### WHAT THE TASK ASKS
Transcribe the records underneath word for word, and leave no line out.

### TASK DATA

>>>>>

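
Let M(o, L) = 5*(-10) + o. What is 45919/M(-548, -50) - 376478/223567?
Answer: -10491106917/133693066 ≈ -78.472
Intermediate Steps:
M(o, L) = -50 + o
45919/M(-548, -50) - 376478/223567 = 45919/(-50 - 548) - 376478/223567 = 45919/(-598) - 376478*1/223567 = 45919*(-1/598) - 376478/223567 = -45919/598 - 376478/223567 = -10491106917/133693066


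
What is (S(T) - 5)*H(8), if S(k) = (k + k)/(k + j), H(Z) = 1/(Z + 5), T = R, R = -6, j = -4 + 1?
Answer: -11/39 ≈ -0.28205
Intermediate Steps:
j = -3
T = -6
H(Z) = 1/(5 + Z)
S(k) = 2*k/(-3 + k) (S(k) = (k + k)/(k - 3) = (2*k)/(-3 + k) = 2*k/(-3 + k))
(S(T) - 5)*H(8) = (2*(-6)/(-3 - 6) - 5)/(5 + 8) = (2*(-6)/(-9) - 5)/13 = (2*(-6)*(-1/9) - 5)*(1/13) = (4/3 - 5)*(1/13) = -11/3*1/13 = -11/39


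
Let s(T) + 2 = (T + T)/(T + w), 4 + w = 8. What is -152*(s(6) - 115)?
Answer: 88008/5 ≈ 17602.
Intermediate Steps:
w = 4 (w = -4 + 8 = 4)
s(T) = -2 + 2*T/(4 + T) (s(T) = -2 + (T + T)/(T + 4) = -2 + (2*T)/(4 + T) = -2 + 2*T/(4 + T))
-152*(s(6) - 115) = -152*(-8/(4 + 6) - 115) = -152*(-8/10 - 115) = -152*(-8*⅒ - 115) = -152*(-⅘ - 115) = -152*(-579/5) = 88008/5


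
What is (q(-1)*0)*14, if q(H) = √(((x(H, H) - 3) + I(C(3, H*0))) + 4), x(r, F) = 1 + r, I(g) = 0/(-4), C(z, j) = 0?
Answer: 0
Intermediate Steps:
I(g) = 0 (I(g) = 0*(-¼) = 0)
q(H) = √(2 + H) (q(H) = √((((1 + H) - 3) + 0) + 4) = √(((-2 + H) + 0) + 4) = √((-2 + H) + 4) = √(2 + H))
(q(-1)*0)*14 = (√(2 - 1)*0)*14 = (√1*0)*14 = (1*0)*14 = 0*14 = 0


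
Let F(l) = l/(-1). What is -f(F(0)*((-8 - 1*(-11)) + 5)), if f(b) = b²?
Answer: 0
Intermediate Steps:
F(l) = -l (F(l) = l*(-1) = -l)
-f(F(0)*((-8 - 1*(-11)) + 5)) = -((-1*0)*((-8 - 1*(-11)) + 5))² = -(0*((-8 + 11) + 5))² = -(0*(3 + 5))² = -(0*8)² = -1*0² = -1*0 = 0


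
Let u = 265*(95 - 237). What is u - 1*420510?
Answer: -458140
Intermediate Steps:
u = -37630 (u = 265*(-142) = -37630)
u - 1*420510 = -37630 - 1*420510 = -37630 - 420510 = -458140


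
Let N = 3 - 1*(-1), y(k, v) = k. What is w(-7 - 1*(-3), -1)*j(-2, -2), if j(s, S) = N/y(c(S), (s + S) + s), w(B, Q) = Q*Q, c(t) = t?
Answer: -2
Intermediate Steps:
N = 4 (N = 3 + 1 = 4)
w(B, Q) = Q²
j(s, S) = 4/S
w(-7 - 1*(-3), -1)*j(-2, -2) = (-1)²*(4/(-2)) = 1*(4*(-½)) = 1*(-2) = -2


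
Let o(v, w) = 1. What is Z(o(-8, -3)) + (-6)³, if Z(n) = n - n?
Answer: -216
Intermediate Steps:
Z(n) = 0
Z(o(-8, -3)) + (-6)³ = 0 + (-6)³ = 0 - 216 = -216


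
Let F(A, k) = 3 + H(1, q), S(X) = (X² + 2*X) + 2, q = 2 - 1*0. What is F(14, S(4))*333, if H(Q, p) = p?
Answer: 1665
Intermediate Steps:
q = 2 (q = 2 + 0 = 2)
S(X) = 2 + X² + 2*X
F(A, k) = 5 (F(A, k) = 3 + 2 = 5)
F(14, S(4))*333 = 5*333 = 1665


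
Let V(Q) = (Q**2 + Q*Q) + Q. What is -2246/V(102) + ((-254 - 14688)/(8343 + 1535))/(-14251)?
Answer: -78965019442/735882378495 ≈ -0.10731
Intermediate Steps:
V(Q) = Q + 2*Q**2 (V(Q) = (Q**2 + Q**2) + Q = 2*Q**2 + Q = Q + 2*Q**2)
-2246/V(102) + ((-254 - 14688)/(8343 + 1535))/(-14251) = -2246*1/(102*(1 + 2*102)) + ((-254 - 14688)/(8343 + 1535))/(-14251) = -2246*1/(102*(1 + 204)) - 14942/9878*(-1/14251) = -2246/(102*205) - 14942*1/9878*(-1/14251) = -2246/20910 - 7471/4939*(-1/14251) = -2246*1/20910 + 7471/70385689 = -1123/10455 + 7471/70385689 = -78965019442/735882378495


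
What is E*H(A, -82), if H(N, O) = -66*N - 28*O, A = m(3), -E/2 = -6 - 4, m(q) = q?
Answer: 41960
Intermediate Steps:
E = 20 (E = -2*(-6 - 4) = -2*(-10) = 20)
A = 3
E*H(A, -82) = 20*(-66*3 - 28*(-82)) = 20*(-198 + 2296) = 20*2098 = 41960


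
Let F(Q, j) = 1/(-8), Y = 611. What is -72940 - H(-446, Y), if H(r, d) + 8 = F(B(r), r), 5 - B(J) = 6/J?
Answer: -583455/8 ≈ -72932.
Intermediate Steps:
B(J) = 5 - 6/J
F(Q, j) = -⅛
H(r, d) = -65/8 (H(r, d) = -8 - ⅛ = -65/8)
-72940 - H(-446, Y) = -72940 - 1*(-65/8) = -72940 + 65/8 = -583455/8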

<<<<<

### ANSWER FOR THIS EXERCISE
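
Let M(o, L) = 5*(-10) + o. What is 45919/M(-548, -50) - 376478/223567?
Answer: -10491106917/133693066 ≈ -78.472
Intermediate Steps:
M(o, L) = -50 + o
45919/M(-548, -50) - 376478/223567 = 45919/(-50 - 548) - 376478/223567 = 45919/(-598) - 376478*1/223567 = 45919*(-1/598) - 376478/223567 = -45919/598 - 376478/223567 = -10491106917/133693066


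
What is (S(T) - 5)*H(8), if S(k) = (k + k)/(k + j), H(Z) = 1/(Z + 5), T = R, R = -6, j = -4 + 1?
Answer: -11/39 ≈ -0.28205
Intermediate Steps:
j = -3
T = -6
H(Z) = 1/(5 + Z)
S(k) = 2*k/(-3 + k) (S(k) = (k + k)/(k - 3) = (2*k)/(-3 + k) = 2*k/(-3 + k))
(S(T) - 5)*H(8) = (2*(-6)/(-3 - 6) - 5)/(5 + 8) = (2*(-6)/(-9) - 5)/13 = (2*(-6)*(-1/9) - 5)*(1/13) = (4/3 - 5)*(1/13) = -11/3*1/13 = -11/39


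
Let s(T) + 2 = (T + T)/(T + w), 4 + w = 8. What is -152*(s(6) - 115)?
Answer: 88008/5 ≈ 17602.
Intermediate Steps:
w = 4 (w = -4 + 8 = 4)
s(T) = -2 + 2*T/(4 + T) (s(T) = -2 + (T + T)/(T + 4) = -2 + (2*T)/(4 + T) = -2 + 2*T/(4 + T))
-152*(s(6) - 115) = -152*(-8/(4 + 6) - 115) = -152*(-8/10 - 115) = -152*(-8*⅒ - 115) = -152*(-⅘ - 115) = -152*(-579/5) = 88008/5


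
What is (q(-1)*0)*14, if q(H) = √(((x(H, H) - 3) + I(C(3, H*0))) + 4), x(r, F) = 1 + r, I(g) = 0/(-4), C(z, j) = 0?
Answer: 0
Intermediate Steps:
I(g) = 0 (I(g) = 0*(-¼) = 0)
q(H) = √(2 + H) (q(H) = √((((1 + H) - 3) + 0) + 4) = √(((-2 + H) + 0) + 4) = √((-2 + H) + 4) = √(2 + H))
(q(-1)*0)*14 = (√(2 - 1)*0)*14 = (√1*0)*14 = (1*0)*14 = 0*14 = 0


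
Let F(l) = l/(-1). What is -f(F(0)*((-8 - 1*(-11)) + 5)), if f(b) = b²?
Answer: 0
Intermediate Steps:
F(l) = -l (F(l) = l*(-1) = -l)
-f(F(0)*((-8 - 1*(-11)) + 5)) = -((-1*0)*((-8 - 1*(-11)) + 5))² = -(0*((-8 + 11) + 5))² = -(0*(3 + 5))² = -(0*8)² = -1*0² = -1*0 = 0


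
Let u = 265*(95 - 237). What is u - 1*420510?
Answer: -458140
Intermediate Steps:
u = -37630 (u = 265*(-142) = -37630)
u - 1*420510 = -37630 - 1*420510 = -37630 - 420510 = -458140


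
Let N = 3 - 1*(-1), y(k, v) = k. What is w(-7 - 1*(-3), -1)*j(-2, -2), if j(s, S) = N/y(c(S), (s + S) + s), w(B, Q) = Q*Q, c(t) = t?
Answer: -2
Intermediate Steps:
N = 4 (N = 3 + 1 = 4)
w(B, Q) = Q²
j(s, S) = 4/S
w(-7 - 1*(-3), -1)*j(-2, -2) = (-1)²*(4/(-2)) = 1*(4*(-½)) = 1*(-2) = -2


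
Let o(v, w) = 1. What is Z(o(-8, -3)) + (-6)³, if Z(n) = n - n?
Answer: -216
Intermediate Steps:
Z(n) = 0
Z(o(-8, -3)) + (-6)³ = 0 + (-6)³ = 0 - 216 = -216


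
Let F(A, k) = 3 + H(1, q), S(X) = (X² + 2*X) + 2, q = 2 - 1*0. What is F(14, S(4))*333, if H(Q, p) = p?
Answer: 1665
Intermediate Steps:
q = 2 (q = 2 + 0 = 2)
S(X) = 2 + X² + 2*X
F(A, k) = 5 (F(A, k) = 3 + 2 = 5)
F(14, S(4))*333 = 5*333 = 1665


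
Let V(Q) = (Q**2 + Q*Q) + Q. What is -2246/V(102) + ((-254 - 14688)/(8343 + 1535))/(-14251)?
Answer: -78965019442/735882378495 ≈ -0.10731
Intermediate Steps:
V(Q) = Q + 2*Q**2 (V(Q) = (Q**2 + Q**2) + Q = 2*Q**2 + Q = Q + 2*Q**2)
-2246/V(102) + ((-254 - 14688)/(8343 + 1535))/(-14251) = -2246*1/(102*(1 + 2*102)) + ((-254 - 14688)/(8343 + 1535))/(-14251) = -2246*1/(102*(1 + 204)) - 14942/9878*(-1/14251) = -2246/(102*205) - 14942*1/9878*(-1/14251) = -2246/20910 - 7471/4939*(-1/14251) = -2246*1/20910 + 7471/70385689 = -1123/10455 + 7471/70385689 = -78965019442/735882378495


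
What is E*H(A, -82), if H(N, O) = -66*N - 28*O, A = m(3), -E/2 = -6 - 4, m(q) = q?
Answer: 41960
Intermediate Steps:
E = 20 (E = -2*(-6 - 4) = -2*(-10) = 20)
A = 3
E*H(A, -82) = 20*(-66*3 - 28*(-82)) = 20*(-198 + 2296) = 20*2098 = 41960


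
Let F(Q, j) = 1/(-8), Y = 611. What is -72940 - H(-446, Y), if H(r, d) + 8 = F(B(r), r), 5 - B(J) = 6/J?
Answer: -583455/8 ≈ -72932.
Intermediate Steps:
B(J) = 5 - 6/J
F(Q, j) = -⅛
H(r, d) = -65/8 (H(r, d) = -8 - ⅛ = -65/8)
-72940 - H(-446, Y) = -72940 - 1*(-65/8) = -72940 + 65/8 = -583455/8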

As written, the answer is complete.